→ Work required: Write out the records below once more, exactly as they stand.

--- Data Enclosed Below ---

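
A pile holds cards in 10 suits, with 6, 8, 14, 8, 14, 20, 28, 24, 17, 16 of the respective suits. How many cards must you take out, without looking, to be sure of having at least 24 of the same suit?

150

In the worst case you take as many as possible of each suit without reaching 24: 6 + 8 + 14 + 8 + 14 + 20 + 23 + 23 + 17 + 16 = 149.
The next one must give 24 of some suit, so 149 + 1 = 150.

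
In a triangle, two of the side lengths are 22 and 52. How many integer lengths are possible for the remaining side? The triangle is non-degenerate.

The triangle inequality gives |22 − 52| < c < 22 + 52, i.e. 30 < c < 74.
So c can be any integer from 31 to 73: 43 values.

43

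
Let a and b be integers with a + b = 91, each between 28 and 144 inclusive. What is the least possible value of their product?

ab = a(91 − a) is concave in a, so over [28, 63] it is minimized at an endpoint.
At the endpoint a = 28, b = 91 − 28 = 63, so ab = 28 × 63 = 1764.

1764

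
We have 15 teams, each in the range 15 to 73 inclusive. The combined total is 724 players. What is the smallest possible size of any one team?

To make one team as small as possible, make the other 14 as large as possible.
The other 14 can take up 14 × 73 = 1022 ≥ 724 − 15, so one team can sit at its floor of 15.
Achievable: one at 15 and the other 14 totalling 709, which fits since 14 × 15 ≤ 709 ≤ 14 × 73.

15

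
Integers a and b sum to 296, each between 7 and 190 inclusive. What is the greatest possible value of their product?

ab = a(296 − a) is maximized when a is as near 296/2 as the bounds allow.
Taking a = 148 and b = 148 (both in [7, 190]) gives ab = 21904.

21904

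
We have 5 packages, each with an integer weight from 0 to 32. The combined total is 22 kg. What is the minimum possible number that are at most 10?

If only k of them are at most 10, the other 5 − k are at least 11, so the total is at least (5 − k)·11 + k·0.
This is ≤ 22, so (5 − k)·11 + 0k ≤ 22, which gives k ≥ 3.
Exactly 3 works: 3 values at 0 and 2 at 11 total 22.

3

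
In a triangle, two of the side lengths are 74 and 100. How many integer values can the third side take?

147

The triangle inequality gives |74 − 100| < c < 74 + 100, i.e. 26 < c < 174.
So c can be any integer from 27 to 173: 147 values.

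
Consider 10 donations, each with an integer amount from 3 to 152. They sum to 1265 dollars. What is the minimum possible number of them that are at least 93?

6

If only k of them are at least 93, the other 10 − k are at most 92, so the total is at most k·152 + (10 − k)·92.
This must reach 1265, so k·152 + (10 − k)·92 ≥ 1265, giving k ≥ 6.
Exactly 6 works: 6 values at 152 and 4 at 92 total 1280; lower one of the high values by 15 (still ≥ 93) to hit 1265.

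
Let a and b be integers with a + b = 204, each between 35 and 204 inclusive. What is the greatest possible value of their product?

With a + b fixed, ab peaks when the two are closest together.
Taking a = 102 and b = 102 (both in [35, 204]) gives ab = 10404.

10404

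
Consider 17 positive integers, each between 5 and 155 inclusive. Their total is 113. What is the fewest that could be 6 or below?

Let j be the number exceeding 6. Then the total is ≥ 7·j + 5·(17 − j) = 85 + 2j.
So 2j ≤ 28 and j ≤ 14; hence at least 17 − 14 = 3 are ≤ 6.
Exactly 3 works: 3 values at 5 and 14 at 7 total 113.

3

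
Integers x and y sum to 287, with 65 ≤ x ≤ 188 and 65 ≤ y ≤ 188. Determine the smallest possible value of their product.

Since x + y is fixed, pushing one of them to its bound minimizes the product.
At the endpoint x = 99, y = 287 − 99 = 188, so xy = 99 × 188 = 18612.

18612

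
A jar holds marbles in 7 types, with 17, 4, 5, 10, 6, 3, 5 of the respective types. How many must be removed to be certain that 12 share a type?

45

In the worst case you take as many as possible of each type without reaching 12: 11 + 4 + 5 + 10 + 6 + 3 + 5 = 44.
The next one must give 12 of some type, so 44 + 1 = 45.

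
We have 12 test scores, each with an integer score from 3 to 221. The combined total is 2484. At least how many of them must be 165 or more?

If only k of them are at least 165, the other 12 − k are at most 164, so the total is at most k·221 + (12 − k)·164.
This must reach 2484, so k·221 + (12 − k)·164 ≥ 2484, giving k ≥ 10.
Exactly 10 works: 10 values at 221 and 2 at 164 total 2538; lower one of the high values by 54 (still ≥ 165) to hit 2484.

10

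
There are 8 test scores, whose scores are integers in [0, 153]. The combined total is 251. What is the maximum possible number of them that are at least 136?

1

Suppose k of them are at least 136. Those contribute at least 136 each and the other 8 − k at least 0 each.
So the total is at least 136k + 0(8 − k) = 0 + 136k. This must be ≤ 251, giving k ≤ 1.
k = 1 is achieved by 1 value at 136 and 7 at 0, total 136; add 115 to one value (staying below 136) to reach 251.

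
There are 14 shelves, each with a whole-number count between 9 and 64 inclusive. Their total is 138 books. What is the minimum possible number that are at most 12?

If only k of them are at most 12, the other 14 − k are at least 13, so the total is at least (14 − k)·13 + k·9.
This is ≤ 138, so (14 − k)·13 + 9k ≤ 138, which gives k ≥ 11.
Exactly 11 works: 11 values at 9 and 3 at 13 total 138.

11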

--- End of Enclosed Data ---

→ Output below:
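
A pile holds cards in 10 suits, with 6, 8, 14, 8, 14, 20, 28, 24, 17, 16 of the respective suits. How many cards must you take out, without looking, to be sure of having at least 24 of the same suit?

150

In the worst case you take as many as possible of each suit without reaching 24: 6 + 8 + 14 + 8 + 14 + 20 + 23 + 23 + 17 + 16 = 149.
The next one must give 24 of some suit, so 149 + 1 = 150.

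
In a triangle, two of the side lengths are 22 and 52. How many integer lengths are possible for the remaining side? The triangle is non-degenerate.

The triangle inequality gives |22 − 52| < c < 22 + 52, i.e. 30 < c < 74.
So c can be any integer from 31 to 73: 43 values.

43

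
Let a and b be integers with a + b = 91, each between 28 and 144 inclusive. What is the least possible value of their product?

ab = a(91 − a) is concave in a, so over [28, 63] it is minimized at an endpoint.
At the endpoint a = 28, b = 91 − 28 = 63, so ab = 28 × 63 = 1764.

1764

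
We have 15 teams, each in the range 15 to 73 inclusive. The combined total is 724 players. What is the smallest possible size of any one team?

To make one team as small as possible, make the other 14 as large as possible.
The other 14 can take up 14 × 73 = 1022 ≥ 724 − 15, so one team can sit at its floor of 15.
Achievable: one at 15 and the other 14 totalling 709, which fits since 14 × 15 ≤ 709 ≤ 14 × 73.

15

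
Integers a and b sum to 296, each between 7 and 190 inclusive. What is the greatest possible value of their product?

ab = a(296 − a) is maximized when a is as near 296/2 as the bounds allow.
Taking a = 148 and b = 148 (both in [7, 190]) gives ab = 21904.

21904

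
We have 5 packages, each with an integer weight from 0 to 32. The combined total is 22 kg. What is the minimum possible number that are at most 10?

If only k of them are at most 10, the other 5 − k are at least 11, so the total is at least (5 − k)·11 + k·0.
This is ≤ 22, so (5 − k)·11 + 0k ≤ 22, which gives k ≥ 3.
Exactly 3 works: 3 values at 0 and 2 at 11 total 22.

3

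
In a triangle, two of the side lengths are 74 and 100. How many integer values can the third side take?

147

The triangle inequality gives |74 − 100| < c < 74 + 100, i.e. 26 < c < 174.
So c can be any integer from 27 to 173: 147 values.

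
Consider 10 donations, each with an integer amount from 3 to 152. They sum to 1265 dollars. What is the minimum possible number of them that are at least 93?

6

If only k of them are at least 93, the other 10 − k are at most 92, so the total is at most k·152 + (10 − k)·92.
This must reach 1265, so k·152 + (10 − k)·92 ≥ 1265, giving k ≥ 6.
Exactly 6 works: 6 values at 152 and 4 at 92 total 1280; lower one of the high values by 15 (still ≥ 93) to hit 1265.

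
Let a and b be integers with a + b = 204, each between 35 and 204 inclusive. What is the greatest possible value of their product?

With a + b fixed, ab peaks when the two are closest together.
Taking a = 102 and b = 102 (both in [35, 204]) gives ab = 10404.

10404

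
Consider 17 positive integers, each between 5 and 155 inclusive. Their total is 113. What is the fewest that could be 6 or below?

Let j be the number exceeding 6. Then the total is ≥ 7·j + 5·(17 − j) = 85 + 2j.
So 2j ≤ 28 and j ≤ 14; hence at least 17 − 14 = 3 are ≤ 6.
Exactly 3 works: 3 values at 5 and 14 at 7 total 113.

3

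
Integers x and y sum to 287, with 65 ≤ x ≤ 188 and 65 ≤ y ≤ 188. Determine the smallest possible value of their product.

Since x + y is fixed, pushing one of them to its bound minimizes the product.
At the endpoint x = 99, y = 287 − 99 = 188, so xy = 99 × 188 = 18612.

18612

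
A jar holds marbles in 7 types, with 17, 4, 5, 10, 6, 3, 5 of the respective types. How many must be removed to be certain that 12 share a type?

45

In the worst case you take as many as possible of each type without reaching 12: 11 + 4 + 5 + 10 + 6 + 3 + 5 = 44.
The next one must give 12 of some type, so 44 + 1 = 45.

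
We have 12 test scores, each with an integer score from 3 to 221. The combined total is 2484. At least how many of them must be 165 or more?

If only k of them are at least 165, the other 12 − k are at most 164, so the total is at most k·221 + (12 − k)·164.
This must reach 2484, so k·221 + (12 − k)·164 ≥ 2484, giving k ≥ 10.
Exactly 10 works: 10 values at 221 and 2 at 164 total 2538; lower one of the high values by 54 (still ≥ 165) to hit 2484.

10

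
There are 8 test scores, whose scores are integers in [0, 153]. The combined total is 251. What is the maximum possible number of them that are at least 136?

1

Suppose k of them are at least 136. Those contribute at least 136 each and the other 8 − k at least 0 each.
So the total is at least 136k + 0(8 − k) = 0 + 136k. This must be ≤ 251, giving k ≤ 1.
k = 1 is achieved by 1 value at 136 and 7 at 0, total 136; add 115 to one value (staying below 136) to reach 251.

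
There are 14 shelves, each with a whole-number count between 9 and 64 inclusive. Their total is 138 books. What is the minimum possible number that are at most 12?

If only k of them are at most 12, the other 14 − k are at least 13, so the total is at least (14 − k)·13 + k·9.
This is ≤ 138, so (14 − k)·13 + 9k ≤ 138, which gives k ≥ 11.
Exactly 11 works: 11 values at 9 and 3 at 13 total 138.

11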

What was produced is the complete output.